## BRIEF
What's required is a verbatim printout of all the data.

## SUPPLIED MATERIAL
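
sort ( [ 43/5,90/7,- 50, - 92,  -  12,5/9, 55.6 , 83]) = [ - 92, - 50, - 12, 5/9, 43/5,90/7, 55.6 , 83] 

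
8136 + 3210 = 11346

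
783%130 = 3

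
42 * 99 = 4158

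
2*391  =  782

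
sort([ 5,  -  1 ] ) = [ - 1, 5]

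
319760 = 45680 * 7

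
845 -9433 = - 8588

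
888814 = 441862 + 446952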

## ANSWER TO THE EXERCISE
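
sort ( [ 43/5,90/7,- 50, - 92,  -  12,5/9, 55.6 , 83]) = [ - 92, - 50, - 12, 5/9, 43/5,90/7, 55.6 , 83] 

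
8136 + 3210 = 11346

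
783%130 = 3

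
42 * 99 = 4158

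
2*391  =  782

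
sort([ 5,  -  1 ] ) = [ - 1, 5]

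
319760 = 45680 * 7

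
845 -9433 = - 8588

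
888814 = 441862 + 446952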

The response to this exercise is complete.